ACTIVITY:
The answer should consist of each line below that contains the word "context".

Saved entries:
Segment Open
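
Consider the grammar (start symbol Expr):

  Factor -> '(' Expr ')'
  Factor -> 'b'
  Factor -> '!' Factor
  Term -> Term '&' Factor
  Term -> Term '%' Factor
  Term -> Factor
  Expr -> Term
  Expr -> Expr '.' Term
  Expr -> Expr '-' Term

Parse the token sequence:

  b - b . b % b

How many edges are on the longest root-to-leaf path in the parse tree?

5

[Expr [Expr [Expr [Term [Factor b]]] - [Term [Factor b]]] . [Term [Term [Factor b]] % [Factor b]]]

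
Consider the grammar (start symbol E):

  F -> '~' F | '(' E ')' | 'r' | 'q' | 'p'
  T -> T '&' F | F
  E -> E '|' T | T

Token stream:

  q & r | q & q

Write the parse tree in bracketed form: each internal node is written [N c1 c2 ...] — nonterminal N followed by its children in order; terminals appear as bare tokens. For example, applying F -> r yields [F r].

[E [E [T [T [F q]] & [F r]]] | [T [T [F q]] & [F q]]]

E
E | T
T | T
T & F | T
F & F | T
q & F | T
q & r | T
q & r | T & F
q & r | F & F
q & r | q & F
q & r | q & q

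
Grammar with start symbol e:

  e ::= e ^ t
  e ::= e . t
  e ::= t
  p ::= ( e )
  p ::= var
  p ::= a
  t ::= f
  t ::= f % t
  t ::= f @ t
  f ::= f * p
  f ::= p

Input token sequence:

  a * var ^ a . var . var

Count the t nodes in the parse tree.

[e [e [e [e [t [f [f [p a]] * [p var]]]] ^ [t [f [p a]]]] . [t [f [p var]]]] . [t [f [p var]]]]

4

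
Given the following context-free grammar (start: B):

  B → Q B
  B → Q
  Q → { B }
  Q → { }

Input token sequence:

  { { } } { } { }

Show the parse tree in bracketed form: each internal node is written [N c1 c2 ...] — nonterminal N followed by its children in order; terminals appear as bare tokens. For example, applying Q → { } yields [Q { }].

B
Q B
{ B } B
{ Q } B
{ { } } B
{ { } } Q B
{ { } } { } B
{ { } } { } Q
{ { } } { } { }

[B [Q { [B [Q { }]] }] [B [Q { }] [B [Q { }]]]]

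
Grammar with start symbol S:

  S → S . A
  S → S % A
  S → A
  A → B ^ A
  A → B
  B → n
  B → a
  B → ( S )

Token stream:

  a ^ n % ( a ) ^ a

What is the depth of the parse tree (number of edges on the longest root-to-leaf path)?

[S [S [A [B a] ^ [A [B n]]]] % [A [B ( [S [A [B a]]] )] ^ [A [B a]]]]

6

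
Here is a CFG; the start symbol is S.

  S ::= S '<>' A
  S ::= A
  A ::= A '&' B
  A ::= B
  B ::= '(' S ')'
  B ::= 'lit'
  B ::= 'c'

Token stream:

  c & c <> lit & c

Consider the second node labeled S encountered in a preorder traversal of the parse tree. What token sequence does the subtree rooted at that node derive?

[S [S [A [A [B c]] & [B c]]] <> [A [A [B lit]] & [B c]]]

c & c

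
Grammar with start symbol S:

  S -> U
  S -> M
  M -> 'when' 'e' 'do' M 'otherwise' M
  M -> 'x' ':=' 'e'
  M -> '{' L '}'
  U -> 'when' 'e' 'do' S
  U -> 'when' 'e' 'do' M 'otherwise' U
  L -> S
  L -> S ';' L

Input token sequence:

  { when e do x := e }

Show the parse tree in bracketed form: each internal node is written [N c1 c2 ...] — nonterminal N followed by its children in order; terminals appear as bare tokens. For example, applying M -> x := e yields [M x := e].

S
M
{ L }
{ S }
{ U }
{ when e do S }
{ when e do M }
{ when e do x := e }

[S [M { [L [S [U when e do [S [M x := e]]]]] }]]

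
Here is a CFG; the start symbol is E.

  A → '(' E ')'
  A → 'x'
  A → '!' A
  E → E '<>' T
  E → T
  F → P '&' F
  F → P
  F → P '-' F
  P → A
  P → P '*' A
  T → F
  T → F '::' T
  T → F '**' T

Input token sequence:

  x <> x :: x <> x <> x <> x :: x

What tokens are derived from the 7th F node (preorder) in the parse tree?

x

[E [E [E [E [E [T [F [P [A x]]]]] <> [T [F [P [A x]]] :: [T [F [P [A x]]]]]] <> [T [F [P [A x]]]]] <> [T [F [P [A x]]]]] <> [T [F [P [A x]]] :: [T [F [P [A x]]]]]]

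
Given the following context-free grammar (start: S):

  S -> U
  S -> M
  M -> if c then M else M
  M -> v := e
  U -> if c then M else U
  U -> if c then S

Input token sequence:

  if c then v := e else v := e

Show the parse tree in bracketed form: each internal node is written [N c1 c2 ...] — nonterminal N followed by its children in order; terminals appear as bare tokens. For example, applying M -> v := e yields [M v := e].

S
M
if c then M else M
if c then v := e else M
if c then v := e else v := e

[S [M if c then [M v := e] else [M v := e]]]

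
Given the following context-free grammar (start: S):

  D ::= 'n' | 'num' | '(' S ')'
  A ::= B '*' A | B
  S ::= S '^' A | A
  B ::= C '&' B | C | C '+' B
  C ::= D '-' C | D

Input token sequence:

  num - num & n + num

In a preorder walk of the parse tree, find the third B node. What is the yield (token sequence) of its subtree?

num

[S [A [B [C [D num] - [C [D num]]] & [B [C [D n]] + [B [C [D num]]]]]]]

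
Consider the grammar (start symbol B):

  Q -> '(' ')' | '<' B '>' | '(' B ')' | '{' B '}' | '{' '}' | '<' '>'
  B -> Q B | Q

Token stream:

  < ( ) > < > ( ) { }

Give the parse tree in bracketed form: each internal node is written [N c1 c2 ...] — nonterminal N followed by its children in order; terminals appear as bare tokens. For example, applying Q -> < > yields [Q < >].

B
Q B
< B > B
< Q > B
< ( ) > B
< ( ) > Q B
< ( ) > < > B
< ( ) > < > Q B
< ( ) > < > ( ) B
< ( ) > < > ( ) Q
< ( ) > < > ( ) { }

[B [Q < [B [Q ( )]] >] [B [Q < >] [B [Q ( )] [B [Q { }]]]]]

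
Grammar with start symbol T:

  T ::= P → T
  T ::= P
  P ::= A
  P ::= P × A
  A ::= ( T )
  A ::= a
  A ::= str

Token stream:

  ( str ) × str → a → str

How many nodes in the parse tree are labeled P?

5

[T [P [P [A ( [T [P [A str]]] )]] × [A str]] → [T [P [A a]] → [T [P [A str]]]]]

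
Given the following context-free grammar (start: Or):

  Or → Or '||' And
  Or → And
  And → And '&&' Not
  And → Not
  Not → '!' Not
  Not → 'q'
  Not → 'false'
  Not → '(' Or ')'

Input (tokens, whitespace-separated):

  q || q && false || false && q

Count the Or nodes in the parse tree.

[Or [Or [Or [And [Not q]]] || [And [And [Not q]] && [Not false]]] || [And [And [Not false]] && [Not q]]]

3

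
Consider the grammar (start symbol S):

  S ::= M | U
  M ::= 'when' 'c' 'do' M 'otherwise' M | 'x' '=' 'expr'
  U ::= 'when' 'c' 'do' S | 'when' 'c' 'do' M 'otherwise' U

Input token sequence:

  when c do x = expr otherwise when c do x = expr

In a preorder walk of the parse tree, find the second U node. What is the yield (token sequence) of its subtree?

when c do x = expr

[S [U when c do [M x = expr] otherwise [U when c do [S [M x = expr]]]]]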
Segment Closed
SOLVED PROBLEM:
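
Given the following context-free grammar (start: B):
Given the following context-free grammar (start: S):
Given the following context-free grammar (start: S):
Given the following context-free grammar (start: Or):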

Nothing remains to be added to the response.